--- Records for this task ---

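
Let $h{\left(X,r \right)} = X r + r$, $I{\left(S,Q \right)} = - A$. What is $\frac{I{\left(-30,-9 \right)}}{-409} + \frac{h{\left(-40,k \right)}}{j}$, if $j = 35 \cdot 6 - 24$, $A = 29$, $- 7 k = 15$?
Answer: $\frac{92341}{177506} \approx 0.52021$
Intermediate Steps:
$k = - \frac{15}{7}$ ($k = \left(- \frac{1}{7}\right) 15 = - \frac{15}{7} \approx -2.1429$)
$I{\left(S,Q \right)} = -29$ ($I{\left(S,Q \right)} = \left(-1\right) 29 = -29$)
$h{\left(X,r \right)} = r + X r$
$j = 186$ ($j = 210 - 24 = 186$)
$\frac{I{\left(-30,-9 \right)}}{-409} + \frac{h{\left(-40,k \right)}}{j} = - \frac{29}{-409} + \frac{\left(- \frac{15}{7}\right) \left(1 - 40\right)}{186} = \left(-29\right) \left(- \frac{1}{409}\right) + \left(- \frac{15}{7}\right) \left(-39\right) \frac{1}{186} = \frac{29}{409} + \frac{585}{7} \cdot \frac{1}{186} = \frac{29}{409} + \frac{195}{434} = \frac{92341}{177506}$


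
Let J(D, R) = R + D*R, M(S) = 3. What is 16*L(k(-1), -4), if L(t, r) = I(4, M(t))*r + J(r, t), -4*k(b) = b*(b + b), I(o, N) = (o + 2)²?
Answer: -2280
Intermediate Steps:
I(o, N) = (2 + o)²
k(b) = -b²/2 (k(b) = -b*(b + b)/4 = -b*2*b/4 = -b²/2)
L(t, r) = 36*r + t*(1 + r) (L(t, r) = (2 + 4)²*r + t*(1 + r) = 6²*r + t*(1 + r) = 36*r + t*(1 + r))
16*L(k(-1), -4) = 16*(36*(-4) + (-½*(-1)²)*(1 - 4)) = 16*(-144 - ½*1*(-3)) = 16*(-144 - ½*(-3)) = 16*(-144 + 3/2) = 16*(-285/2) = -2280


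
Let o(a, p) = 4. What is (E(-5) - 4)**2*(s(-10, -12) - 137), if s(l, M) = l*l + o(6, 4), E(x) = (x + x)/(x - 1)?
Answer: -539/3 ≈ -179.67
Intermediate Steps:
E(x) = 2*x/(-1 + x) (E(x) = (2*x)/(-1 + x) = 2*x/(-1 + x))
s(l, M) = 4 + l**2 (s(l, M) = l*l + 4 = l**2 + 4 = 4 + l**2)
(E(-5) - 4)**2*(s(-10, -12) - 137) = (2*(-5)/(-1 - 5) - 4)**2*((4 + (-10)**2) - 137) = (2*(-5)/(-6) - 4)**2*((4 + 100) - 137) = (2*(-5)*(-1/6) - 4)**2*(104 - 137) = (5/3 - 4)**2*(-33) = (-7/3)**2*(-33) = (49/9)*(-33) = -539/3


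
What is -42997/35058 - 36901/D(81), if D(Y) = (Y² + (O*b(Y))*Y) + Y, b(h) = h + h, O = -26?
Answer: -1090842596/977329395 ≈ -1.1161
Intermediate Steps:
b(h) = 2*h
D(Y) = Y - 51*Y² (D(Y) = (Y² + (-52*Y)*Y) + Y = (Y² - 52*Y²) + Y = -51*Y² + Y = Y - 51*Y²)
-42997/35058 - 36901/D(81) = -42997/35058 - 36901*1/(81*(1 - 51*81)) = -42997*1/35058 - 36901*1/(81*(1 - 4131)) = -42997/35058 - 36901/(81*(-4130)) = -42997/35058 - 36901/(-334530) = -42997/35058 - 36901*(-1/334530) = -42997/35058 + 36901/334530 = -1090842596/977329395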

---
--- Records for this task ---

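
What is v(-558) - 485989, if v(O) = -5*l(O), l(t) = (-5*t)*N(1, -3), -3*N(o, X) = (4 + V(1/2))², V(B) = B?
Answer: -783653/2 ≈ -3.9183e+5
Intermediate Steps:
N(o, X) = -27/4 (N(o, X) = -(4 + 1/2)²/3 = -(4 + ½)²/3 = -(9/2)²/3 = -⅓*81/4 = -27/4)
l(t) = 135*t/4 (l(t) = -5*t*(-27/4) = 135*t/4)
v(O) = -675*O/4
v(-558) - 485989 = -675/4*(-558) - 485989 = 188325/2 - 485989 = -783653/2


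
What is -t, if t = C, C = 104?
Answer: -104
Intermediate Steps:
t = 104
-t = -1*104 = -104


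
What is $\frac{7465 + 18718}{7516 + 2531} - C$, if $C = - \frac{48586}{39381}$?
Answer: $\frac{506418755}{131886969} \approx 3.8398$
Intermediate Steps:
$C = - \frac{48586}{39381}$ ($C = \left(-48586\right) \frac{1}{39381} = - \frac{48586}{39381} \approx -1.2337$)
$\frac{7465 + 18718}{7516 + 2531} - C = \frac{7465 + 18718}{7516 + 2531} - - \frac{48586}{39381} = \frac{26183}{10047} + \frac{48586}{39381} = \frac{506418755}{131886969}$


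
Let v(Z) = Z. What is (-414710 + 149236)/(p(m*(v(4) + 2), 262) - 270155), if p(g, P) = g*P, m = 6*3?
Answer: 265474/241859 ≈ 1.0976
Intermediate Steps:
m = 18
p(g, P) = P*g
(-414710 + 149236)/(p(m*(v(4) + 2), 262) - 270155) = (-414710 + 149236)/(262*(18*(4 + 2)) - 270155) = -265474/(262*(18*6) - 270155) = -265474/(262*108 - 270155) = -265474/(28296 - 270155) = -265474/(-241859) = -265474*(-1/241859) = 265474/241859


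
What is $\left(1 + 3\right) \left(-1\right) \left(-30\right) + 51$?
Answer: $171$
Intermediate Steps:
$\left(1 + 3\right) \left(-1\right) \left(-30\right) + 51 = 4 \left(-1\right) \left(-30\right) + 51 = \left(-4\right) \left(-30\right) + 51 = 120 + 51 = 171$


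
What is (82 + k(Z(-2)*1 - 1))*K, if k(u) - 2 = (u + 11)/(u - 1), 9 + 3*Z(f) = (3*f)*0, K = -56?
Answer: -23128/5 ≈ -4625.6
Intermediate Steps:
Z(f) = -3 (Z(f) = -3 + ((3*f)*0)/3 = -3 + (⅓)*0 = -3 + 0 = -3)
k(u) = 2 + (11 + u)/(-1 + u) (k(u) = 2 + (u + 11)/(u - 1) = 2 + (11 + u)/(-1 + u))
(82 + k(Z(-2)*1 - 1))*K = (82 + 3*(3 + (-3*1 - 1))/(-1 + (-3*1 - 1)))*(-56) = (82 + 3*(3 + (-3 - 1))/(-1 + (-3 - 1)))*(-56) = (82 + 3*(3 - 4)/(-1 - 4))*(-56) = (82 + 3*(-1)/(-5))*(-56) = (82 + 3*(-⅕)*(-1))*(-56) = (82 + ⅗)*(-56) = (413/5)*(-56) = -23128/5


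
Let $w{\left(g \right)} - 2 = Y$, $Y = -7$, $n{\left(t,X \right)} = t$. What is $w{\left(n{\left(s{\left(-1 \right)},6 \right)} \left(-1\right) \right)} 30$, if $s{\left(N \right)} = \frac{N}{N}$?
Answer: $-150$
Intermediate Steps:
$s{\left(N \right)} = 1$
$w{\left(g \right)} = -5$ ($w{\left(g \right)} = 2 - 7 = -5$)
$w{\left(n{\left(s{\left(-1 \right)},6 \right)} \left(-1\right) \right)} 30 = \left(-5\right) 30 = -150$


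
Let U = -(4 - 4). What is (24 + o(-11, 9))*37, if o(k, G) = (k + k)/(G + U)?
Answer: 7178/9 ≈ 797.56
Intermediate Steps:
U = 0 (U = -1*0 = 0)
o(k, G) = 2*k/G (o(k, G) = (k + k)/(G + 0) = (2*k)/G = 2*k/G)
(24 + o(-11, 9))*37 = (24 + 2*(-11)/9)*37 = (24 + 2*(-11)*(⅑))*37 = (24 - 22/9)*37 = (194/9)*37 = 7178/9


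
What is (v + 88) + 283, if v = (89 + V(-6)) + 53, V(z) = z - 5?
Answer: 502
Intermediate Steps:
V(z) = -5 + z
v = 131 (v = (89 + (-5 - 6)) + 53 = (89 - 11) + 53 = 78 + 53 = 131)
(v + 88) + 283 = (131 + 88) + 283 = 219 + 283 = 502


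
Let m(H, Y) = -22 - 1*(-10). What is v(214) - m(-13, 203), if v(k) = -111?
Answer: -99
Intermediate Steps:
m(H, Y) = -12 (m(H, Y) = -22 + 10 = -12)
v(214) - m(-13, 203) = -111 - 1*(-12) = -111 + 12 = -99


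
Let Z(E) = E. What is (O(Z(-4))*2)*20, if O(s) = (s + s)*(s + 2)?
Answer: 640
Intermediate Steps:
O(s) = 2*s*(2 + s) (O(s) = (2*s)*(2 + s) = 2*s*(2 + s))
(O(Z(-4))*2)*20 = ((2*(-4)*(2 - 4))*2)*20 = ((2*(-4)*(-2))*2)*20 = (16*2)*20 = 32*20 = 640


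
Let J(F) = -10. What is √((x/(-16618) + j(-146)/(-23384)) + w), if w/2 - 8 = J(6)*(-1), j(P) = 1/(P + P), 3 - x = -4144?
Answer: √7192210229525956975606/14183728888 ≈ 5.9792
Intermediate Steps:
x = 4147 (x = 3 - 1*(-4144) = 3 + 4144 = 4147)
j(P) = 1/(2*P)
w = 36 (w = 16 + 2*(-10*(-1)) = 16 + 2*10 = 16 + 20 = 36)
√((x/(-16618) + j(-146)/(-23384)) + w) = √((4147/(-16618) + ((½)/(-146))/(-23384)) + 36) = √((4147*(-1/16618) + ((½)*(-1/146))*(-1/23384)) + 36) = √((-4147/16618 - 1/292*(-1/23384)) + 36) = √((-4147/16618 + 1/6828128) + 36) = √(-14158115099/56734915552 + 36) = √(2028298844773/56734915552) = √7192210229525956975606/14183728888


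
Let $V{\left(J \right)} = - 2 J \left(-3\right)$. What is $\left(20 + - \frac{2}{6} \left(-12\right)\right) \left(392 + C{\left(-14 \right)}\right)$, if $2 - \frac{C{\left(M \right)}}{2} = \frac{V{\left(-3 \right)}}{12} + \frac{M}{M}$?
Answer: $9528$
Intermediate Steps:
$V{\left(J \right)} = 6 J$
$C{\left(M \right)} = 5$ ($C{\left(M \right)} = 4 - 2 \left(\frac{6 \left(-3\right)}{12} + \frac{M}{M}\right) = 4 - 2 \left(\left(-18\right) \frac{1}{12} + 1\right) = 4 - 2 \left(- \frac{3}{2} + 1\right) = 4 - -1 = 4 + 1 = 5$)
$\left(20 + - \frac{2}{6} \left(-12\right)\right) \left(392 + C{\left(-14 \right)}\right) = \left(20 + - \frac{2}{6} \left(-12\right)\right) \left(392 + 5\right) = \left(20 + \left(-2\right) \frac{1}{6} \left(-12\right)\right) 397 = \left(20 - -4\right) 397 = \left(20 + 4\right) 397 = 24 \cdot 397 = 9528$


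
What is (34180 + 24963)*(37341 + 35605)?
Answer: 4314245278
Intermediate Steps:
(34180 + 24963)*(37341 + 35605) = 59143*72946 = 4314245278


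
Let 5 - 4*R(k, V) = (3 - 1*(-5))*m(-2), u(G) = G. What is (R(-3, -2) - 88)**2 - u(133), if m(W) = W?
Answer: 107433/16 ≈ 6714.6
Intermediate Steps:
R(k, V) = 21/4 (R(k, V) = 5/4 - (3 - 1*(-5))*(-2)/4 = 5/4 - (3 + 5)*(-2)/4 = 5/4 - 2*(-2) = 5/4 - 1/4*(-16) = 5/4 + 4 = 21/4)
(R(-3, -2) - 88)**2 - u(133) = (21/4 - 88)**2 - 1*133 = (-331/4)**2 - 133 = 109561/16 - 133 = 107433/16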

---
--- Records for this task ---

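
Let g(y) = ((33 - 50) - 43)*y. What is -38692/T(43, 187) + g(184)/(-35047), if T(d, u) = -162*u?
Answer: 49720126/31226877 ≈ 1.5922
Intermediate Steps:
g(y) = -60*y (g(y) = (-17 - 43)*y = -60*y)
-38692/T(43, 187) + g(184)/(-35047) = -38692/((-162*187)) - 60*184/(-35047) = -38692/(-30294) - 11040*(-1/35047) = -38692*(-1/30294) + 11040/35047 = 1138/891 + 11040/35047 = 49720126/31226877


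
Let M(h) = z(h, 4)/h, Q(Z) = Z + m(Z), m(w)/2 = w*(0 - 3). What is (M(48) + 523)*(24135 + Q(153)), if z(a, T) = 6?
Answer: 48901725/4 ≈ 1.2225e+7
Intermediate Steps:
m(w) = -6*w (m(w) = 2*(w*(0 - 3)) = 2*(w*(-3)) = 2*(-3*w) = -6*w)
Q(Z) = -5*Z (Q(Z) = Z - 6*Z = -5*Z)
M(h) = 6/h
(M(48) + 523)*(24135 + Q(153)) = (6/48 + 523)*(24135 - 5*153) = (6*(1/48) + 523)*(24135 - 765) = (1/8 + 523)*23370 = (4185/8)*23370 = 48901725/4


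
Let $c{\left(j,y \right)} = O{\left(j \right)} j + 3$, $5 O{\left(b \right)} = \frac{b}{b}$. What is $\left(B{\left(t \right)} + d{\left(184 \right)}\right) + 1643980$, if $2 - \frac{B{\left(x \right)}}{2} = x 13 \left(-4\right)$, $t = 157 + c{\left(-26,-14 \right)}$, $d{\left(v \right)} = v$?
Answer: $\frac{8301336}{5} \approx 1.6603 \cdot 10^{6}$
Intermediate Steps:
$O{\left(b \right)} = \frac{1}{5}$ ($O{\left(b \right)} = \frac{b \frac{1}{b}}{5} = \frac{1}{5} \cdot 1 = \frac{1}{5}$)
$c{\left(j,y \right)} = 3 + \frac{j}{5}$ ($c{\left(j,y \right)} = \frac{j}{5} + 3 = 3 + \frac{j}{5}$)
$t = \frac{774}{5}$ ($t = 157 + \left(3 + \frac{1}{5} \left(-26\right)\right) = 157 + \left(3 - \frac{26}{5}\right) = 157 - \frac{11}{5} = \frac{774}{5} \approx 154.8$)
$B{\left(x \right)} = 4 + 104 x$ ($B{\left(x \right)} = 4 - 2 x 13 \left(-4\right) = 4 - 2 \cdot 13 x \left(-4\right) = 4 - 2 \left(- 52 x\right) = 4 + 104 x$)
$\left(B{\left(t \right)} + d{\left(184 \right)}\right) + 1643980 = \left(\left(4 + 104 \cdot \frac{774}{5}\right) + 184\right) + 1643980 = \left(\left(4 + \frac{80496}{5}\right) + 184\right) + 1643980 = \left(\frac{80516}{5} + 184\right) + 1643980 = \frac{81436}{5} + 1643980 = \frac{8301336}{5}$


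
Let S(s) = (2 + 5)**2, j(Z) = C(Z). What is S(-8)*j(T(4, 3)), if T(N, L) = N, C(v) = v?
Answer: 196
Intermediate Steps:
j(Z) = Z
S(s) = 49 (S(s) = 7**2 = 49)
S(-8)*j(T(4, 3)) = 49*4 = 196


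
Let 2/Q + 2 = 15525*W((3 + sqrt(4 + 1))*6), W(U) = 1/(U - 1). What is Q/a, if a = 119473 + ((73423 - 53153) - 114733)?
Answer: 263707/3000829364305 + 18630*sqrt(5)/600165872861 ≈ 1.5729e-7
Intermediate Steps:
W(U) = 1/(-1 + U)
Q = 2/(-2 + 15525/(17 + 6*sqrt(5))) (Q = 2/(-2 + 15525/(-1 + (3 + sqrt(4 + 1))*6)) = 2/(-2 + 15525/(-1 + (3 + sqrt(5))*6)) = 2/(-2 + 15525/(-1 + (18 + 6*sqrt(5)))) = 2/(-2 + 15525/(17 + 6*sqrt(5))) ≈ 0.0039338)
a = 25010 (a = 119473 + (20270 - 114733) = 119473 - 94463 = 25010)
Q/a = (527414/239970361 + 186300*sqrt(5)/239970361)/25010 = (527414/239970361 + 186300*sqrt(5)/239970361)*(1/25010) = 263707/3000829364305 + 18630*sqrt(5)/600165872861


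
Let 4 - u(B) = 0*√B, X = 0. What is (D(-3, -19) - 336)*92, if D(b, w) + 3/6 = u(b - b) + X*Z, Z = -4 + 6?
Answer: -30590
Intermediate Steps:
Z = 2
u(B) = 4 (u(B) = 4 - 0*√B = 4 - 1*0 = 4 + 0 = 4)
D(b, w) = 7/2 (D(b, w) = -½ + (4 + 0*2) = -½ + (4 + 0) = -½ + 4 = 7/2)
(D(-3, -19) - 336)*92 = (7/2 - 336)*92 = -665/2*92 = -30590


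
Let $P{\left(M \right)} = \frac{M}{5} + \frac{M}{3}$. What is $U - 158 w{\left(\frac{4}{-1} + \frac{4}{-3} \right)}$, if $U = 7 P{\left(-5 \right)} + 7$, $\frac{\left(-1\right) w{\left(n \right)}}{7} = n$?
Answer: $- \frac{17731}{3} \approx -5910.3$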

---

(To do): Above are the records; repeat exactly the lines from the one holding "Let U = -(4" down to the one holding "Answer: $9528$", end lines included.

(Exercise output):
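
Let U = -(4 - 4). What is (24 + o(-11, 9))*37, if o(k, G) = (k + k)/(G + U)?
Answer: 7178/9 ≈ 797.56
Intermediate Steps:
U = 0 (U = -1*0 = 0)
o(k, G) = 2*k/G (o(k, G) = (k + k)/(G + 0) = (2*k)/G = 2*k/G)
(24 + o(-11, 9))*37 = (24 + 2*(-11)/9)*37 = (24 + 2*(-11)*(⅑))*37 = (24 - 22/9)*37 = (194/9)*37 = 7178/9


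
What is (v + 88) + 283, if v = (89 + V(-6)) + 53, V(z) = z - 5?
Answer: 502
Intermediate Steps:
V(z) = -5 + z
v = 131 (v = (89 + (-5 - 6)) + 53 = (89 - 11) + 53 = 78 + 53 = 131)
(v + 88) + 283 = (131 + 88) + 283 = 219 + 283 = 502


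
Let m(H, Y) = -22 - 1*(-10). What is v(214) - m(-13, 203), if v(k) = -111?
Answer: -99
Intermediate Steps:
m(H, Y) = -12 (m(H, Y) = -22 + 10 = -12)
v(214) - m(-13, 203) = -111 - 1*(-12) = -111 + 12 = -99


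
Let Z(E) = E. What is (O(Z(-4))*2)*20, if O(s) = (s + s)*(s + 2)?
Answer: 640
Intermediate Steps:
O(s) = 2*s*(2 + s) (O(s) = (2*s)*(2 + s) = 2*s*(2 + s))
(O(Z(-4))*2)*20 = ((2*(-4)*(2 - 4))*2)*20 = ((2*(-4)*(-2))*2)*20 = (16*2)*20 = 32*20 = 640


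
Let J(F) = -10. What is √((x/(-16618) + j(-146)/(-23384)) + w), if w/2 - 8 = J(6)*(-1), j(P) = 1/(P + P), 3 - x = -4144?
Answer: √7192210229525956975606/14183728888 ≈ 5.9792
Intermediate Steps:
x = 4147 (x = 3 - 1*(-4144) = 3 + 4144 = 4147)
j(P) = 1/(2*P)
w = 36 (w = 16 + 2*(-10*(-1)) = 16 + 2*10 = 16 + 20 = 36)
√((x/(-16618) + j(-146)/(-23384)) + w) = √((4147/(-16618) + ((½)/(-146))/(-23384)) + 36) = √((4147*(-1/16618) + ((½)*(-1/146))*(-1/23384)) + 36) = √((-4147/16618 - 1/292*(-1/23384)) + 36) = √((-4147/16618 + 1/6828128) + 36) = √(-14158115099/56734915552 + 36) = √(2028298844773/56734915552) = √7192210229525956975606/14183728888


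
Let $V{\left(J \right)} = - 2 J \left(-3\right)$. What is $\left(20 + - \frac{2}{6} \left(-12\right)\right) \left(392 + C{\left(-14 \right)}\right)$, if $2 - \frac{C{\left(M \right)}}{2} = \frac{V{\left(-3 \right)}}{12} + \frac{M}{M}$?
Answer: $9528$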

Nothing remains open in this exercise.